• **Given records**:
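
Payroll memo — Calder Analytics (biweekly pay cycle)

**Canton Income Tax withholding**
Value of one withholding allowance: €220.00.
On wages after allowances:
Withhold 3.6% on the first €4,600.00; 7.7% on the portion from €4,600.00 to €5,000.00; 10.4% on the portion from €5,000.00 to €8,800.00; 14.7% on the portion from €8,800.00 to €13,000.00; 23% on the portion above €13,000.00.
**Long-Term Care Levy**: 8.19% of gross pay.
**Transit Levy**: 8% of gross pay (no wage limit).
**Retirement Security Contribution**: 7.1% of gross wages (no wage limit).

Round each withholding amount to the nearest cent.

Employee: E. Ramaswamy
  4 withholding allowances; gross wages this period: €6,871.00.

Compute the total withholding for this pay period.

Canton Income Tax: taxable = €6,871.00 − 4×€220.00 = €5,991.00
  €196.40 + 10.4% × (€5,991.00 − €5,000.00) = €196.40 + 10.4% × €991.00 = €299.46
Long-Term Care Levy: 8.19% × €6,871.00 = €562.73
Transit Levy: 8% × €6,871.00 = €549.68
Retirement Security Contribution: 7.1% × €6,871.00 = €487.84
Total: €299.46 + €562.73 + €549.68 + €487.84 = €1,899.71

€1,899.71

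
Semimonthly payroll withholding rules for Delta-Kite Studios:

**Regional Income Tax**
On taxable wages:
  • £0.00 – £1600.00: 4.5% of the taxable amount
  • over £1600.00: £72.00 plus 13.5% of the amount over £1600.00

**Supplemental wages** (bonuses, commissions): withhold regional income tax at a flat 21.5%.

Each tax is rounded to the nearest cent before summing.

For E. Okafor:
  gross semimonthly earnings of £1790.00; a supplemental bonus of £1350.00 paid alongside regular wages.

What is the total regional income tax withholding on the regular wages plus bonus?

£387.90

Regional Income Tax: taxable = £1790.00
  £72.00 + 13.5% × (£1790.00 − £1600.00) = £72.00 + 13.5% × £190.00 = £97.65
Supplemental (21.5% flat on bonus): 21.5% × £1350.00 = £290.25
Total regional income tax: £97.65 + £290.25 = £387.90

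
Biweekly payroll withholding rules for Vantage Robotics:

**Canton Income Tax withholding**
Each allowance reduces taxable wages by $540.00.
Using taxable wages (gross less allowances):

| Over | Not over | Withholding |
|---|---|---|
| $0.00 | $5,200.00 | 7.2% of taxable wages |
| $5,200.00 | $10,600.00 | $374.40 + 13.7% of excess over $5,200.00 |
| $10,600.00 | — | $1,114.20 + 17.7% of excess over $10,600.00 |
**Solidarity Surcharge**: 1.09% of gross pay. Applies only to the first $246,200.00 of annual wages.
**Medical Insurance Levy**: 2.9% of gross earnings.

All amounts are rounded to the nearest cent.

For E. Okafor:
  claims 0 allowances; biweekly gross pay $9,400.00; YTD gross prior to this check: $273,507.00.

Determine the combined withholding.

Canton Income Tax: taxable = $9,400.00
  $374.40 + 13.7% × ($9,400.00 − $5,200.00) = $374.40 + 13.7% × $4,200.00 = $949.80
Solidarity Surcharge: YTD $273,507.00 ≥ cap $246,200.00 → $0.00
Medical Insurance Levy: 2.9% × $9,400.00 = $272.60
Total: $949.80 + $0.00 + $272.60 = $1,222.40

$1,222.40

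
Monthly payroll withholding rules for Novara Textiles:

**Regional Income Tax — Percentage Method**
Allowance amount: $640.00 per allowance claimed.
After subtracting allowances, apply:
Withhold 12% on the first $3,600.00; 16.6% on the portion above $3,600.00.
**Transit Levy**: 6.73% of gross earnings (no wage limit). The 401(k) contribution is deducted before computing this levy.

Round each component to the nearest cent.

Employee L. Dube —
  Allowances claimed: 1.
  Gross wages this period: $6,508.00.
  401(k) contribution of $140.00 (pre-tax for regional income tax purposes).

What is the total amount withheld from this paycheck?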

* * *

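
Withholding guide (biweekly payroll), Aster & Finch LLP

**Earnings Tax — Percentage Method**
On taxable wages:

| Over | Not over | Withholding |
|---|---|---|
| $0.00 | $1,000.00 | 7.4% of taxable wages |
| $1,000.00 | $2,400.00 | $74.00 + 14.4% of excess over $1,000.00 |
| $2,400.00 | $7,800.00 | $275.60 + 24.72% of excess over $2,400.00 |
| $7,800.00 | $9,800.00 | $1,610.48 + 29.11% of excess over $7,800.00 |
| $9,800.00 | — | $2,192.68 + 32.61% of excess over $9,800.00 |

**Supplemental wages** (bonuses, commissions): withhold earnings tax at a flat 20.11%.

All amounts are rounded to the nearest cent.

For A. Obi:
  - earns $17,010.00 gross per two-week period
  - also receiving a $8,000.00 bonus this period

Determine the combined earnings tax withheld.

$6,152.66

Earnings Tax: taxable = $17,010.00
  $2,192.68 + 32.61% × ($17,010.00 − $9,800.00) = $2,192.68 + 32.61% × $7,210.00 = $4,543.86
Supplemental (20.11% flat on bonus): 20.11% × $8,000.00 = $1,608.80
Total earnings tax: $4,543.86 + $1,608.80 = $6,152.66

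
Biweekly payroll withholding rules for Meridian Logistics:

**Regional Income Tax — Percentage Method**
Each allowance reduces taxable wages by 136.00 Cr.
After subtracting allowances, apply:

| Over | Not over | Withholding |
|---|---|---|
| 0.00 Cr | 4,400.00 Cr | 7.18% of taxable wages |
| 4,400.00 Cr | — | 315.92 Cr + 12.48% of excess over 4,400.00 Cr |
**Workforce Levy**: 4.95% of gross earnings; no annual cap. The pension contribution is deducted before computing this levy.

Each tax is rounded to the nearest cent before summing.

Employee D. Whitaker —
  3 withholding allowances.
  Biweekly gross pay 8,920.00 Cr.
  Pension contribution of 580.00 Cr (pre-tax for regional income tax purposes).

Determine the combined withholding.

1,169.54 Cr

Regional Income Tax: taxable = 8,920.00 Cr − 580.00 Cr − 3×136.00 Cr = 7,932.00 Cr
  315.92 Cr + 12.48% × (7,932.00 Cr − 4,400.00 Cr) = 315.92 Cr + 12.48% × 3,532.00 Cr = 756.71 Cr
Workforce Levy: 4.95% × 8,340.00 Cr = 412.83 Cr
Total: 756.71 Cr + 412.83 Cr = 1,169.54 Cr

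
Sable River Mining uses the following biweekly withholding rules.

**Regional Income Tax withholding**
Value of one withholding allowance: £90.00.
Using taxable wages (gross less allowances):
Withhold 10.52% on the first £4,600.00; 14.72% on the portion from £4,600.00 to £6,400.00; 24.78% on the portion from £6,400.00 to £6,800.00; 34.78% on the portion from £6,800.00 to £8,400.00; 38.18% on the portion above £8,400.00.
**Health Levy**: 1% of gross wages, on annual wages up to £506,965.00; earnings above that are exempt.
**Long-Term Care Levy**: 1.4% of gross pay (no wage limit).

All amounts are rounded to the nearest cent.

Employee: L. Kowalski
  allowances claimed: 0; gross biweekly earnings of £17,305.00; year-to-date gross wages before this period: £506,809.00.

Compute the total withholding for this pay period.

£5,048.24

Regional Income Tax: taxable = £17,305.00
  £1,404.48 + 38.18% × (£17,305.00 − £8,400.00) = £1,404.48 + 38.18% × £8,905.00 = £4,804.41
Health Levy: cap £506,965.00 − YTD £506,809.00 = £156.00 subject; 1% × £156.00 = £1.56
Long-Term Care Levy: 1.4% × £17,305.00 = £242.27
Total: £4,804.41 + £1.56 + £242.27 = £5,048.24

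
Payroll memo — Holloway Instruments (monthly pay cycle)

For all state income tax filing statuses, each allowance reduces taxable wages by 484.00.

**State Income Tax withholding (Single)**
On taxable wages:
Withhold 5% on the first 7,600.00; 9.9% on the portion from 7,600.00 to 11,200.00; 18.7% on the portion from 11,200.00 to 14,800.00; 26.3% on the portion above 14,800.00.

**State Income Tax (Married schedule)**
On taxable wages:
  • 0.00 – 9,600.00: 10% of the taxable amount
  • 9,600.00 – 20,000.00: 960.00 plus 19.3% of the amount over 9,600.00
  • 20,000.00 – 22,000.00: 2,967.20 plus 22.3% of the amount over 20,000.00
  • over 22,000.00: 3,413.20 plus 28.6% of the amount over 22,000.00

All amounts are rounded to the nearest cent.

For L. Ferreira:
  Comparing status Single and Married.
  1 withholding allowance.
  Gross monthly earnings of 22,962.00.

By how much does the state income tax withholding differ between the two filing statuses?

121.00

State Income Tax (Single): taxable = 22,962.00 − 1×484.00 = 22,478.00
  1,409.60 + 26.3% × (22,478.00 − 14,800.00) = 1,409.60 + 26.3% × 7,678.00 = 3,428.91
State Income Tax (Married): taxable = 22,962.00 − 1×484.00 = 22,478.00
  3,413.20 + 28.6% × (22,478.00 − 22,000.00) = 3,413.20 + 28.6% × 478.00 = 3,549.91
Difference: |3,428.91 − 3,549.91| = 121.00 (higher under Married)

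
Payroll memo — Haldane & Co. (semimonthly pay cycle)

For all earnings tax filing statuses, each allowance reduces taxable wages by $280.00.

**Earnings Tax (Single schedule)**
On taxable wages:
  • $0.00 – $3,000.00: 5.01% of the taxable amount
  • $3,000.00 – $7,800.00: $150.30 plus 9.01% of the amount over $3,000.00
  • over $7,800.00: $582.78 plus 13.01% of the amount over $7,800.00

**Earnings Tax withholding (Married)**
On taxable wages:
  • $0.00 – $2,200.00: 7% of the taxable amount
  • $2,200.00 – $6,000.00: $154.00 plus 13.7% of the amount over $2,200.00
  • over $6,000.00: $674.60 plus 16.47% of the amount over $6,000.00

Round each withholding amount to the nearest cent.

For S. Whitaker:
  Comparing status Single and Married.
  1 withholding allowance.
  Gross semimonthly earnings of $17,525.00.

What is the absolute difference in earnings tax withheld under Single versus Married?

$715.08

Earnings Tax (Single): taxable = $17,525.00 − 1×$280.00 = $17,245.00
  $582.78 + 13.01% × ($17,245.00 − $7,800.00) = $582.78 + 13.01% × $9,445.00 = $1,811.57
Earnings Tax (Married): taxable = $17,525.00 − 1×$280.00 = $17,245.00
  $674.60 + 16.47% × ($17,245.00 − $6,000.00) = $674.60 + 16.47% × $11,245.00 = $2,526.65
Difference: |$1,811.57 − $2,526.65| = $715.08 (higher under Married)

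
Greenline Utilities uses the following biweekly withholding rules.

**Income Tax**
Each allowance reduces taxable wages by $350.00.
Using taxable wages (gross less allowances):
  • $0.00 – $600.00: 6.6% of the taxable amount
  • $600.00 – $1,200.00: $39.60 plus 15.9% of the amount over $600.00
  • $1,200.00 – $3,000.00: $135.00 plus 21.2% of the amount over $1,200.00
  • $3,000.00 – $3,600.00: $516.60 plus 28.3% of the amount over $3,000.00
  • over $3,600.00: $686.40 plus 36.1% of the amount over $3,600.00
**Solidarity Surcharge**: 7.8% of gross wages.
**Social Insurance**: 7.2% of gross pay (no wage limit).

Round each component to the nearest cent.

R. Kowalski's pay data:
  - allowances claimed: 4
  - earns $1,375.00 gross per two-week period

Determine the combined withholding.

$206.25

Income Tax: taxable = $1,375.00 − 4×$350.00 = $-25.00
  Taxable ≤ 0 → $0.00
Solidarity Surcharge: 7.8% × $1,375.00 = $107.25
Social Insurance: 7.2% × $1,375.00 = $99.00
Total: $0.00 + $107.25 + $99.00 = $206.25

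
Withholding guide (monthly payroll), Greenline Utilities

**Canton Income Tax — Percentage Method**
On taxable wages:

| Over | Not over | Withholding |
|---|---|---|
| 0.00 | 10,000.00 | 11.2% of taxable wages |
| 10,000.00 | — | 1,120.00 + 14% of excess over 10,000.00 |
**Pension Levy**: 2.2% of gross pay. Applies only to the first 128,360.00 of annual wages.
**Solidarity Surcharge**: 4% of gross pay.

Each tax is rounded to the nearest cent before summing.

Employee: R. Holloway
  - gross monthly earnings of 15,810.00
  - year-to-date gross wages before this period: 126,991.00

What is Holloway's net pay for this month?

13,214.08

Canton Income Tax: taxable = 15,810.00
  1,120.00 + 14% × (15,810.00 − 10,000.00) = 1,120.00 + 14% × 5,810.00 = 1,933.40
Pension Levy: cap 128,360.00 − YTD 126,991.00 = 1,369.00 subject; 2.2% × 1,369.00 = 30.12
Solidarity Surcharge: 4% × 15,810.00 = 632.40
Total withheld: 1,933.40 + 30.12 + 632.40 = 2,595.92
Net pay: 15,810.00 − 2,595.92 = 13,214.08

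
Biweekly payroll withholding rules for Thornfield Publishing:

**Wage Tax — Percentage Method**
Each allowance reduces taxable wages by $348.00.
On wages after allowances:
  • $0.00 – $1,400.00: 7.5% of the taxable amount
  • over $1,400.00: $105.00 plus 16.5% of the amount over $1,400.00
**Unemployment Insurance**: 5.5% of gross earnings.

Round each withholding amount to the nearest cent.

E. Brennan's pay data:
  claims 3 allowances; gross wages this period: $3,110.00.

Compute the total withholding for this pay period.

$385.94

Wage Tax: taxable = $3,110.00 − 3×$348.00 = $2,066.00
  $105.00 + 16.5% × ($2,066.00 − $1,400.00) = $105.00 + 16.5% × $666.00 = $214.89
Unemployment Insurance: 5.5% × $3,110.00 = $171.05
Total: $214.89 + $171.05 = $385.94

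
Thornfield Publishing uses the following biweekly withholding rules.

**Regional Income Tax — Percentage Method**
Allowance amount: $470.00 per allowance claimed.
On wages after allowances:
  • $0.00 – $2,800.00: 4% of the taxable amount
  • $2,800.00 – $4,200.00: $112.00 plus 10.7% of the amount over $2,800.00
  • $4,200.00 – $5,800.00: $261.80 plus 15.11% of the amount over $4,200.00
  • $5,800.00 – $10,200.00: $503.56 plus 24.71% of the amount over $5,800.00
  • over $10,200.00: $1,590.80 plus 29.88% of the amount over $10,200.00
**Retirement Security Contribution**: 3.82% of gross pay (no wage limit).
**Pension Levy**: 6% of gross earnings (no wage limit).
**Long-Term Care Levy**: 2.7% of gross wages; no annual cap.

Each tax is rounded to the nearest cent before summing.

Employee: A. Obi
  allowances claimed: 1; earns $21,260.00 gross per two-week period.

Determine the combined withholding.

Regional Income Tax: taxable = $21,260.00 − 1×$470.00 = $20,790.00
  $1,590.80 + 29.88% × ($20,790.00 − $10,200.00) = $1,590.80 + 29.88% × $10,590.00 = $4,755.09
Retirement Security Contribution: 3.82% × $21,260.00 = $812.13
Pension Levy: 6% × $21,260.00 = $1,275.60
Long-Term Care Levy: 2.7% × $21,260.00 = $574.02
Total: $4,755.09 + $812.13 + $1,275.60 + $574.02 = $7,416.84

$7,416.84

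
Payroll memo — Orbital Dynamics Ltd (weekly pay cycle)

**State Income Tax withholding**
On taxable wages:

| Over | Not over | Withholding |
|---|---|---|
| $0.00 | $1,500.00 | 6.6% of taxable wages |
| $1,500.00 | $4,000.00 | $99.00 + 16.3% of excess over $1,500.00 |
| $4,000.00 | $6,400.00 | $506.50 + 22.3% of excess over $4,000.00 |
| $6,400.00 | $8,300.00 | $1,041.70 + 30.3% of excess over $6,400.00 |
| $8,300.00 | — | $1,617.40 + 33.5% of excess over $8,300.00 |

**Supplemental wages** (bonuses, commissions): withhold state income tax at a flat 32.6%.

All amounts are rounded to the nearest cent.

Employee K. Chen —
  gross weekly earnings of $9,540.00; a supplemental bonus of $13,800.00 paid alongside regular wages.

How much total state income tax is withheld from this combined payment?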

• **Your instructions**: Repeat, word for word, the lines above between the line holding "Employee: A. Obi" and the line holding "How much total", inclusive; omit everything else.

• **Solution for this problem**:
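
Employee: A. Obi
  allowances claimed: 1; earns $21,260.00 gross per two-week period.

Determine the combined withholding.

Regional Income Tax: taxable = $21,260.00 − 1×$470.00 = $20,790.00
  $1,590.80 + 29.88% × ($20,790.00 − $10,200.00) = $1,590.80 + 29.88% × $10,590.00 = $4,755.09
Retirement Security Contribution: 3.82% × $21,260.00 = $812.13
Pension Levy: 6% × $21,260.00 = $1,275.60
Long-Term Care Levy: 2.7% × $21,260.00 = $574.02
Total: $4,755.09 + $812.13 + $1,275.60 + $574.02 = $7,416.84

$7,416.84

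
Payroll memo — Orbital Dynamics Ltd (weekly pay cycle)

**State Income Tax withholding**
On taxable wages:

| Over | Not over | Withholding |
|---|---|---|
| $0.00 | $1,500.00 | 6.6% of taxable wages |
| $1,500.00 | $4,000.00 | $99.00 + 16.3% of excess over $1,500.00 |
| $4,000.00 | $6,400.00 | $506.50 + 22.3% of excess over $4,000.00 |
| $6,400.00 | $8,300.00 | $1,041.70 + 30.3% of excess over $6,400.00 |
| $8,300.00 | — | $1,617.40 + 33.5% of excess over $8,300.00 |

**Supplemental wages** (bonuses, commissions): withhold state income tax at a flat 32.6%.

All amounts are rounded to the nearest cent.

Employee K. Chen —
  gross weekly earnings of $9,540.00; a supplemental bonus of $13,800.00 paid alongside regular wages.

How much total state income tax is withheld from this combined payment?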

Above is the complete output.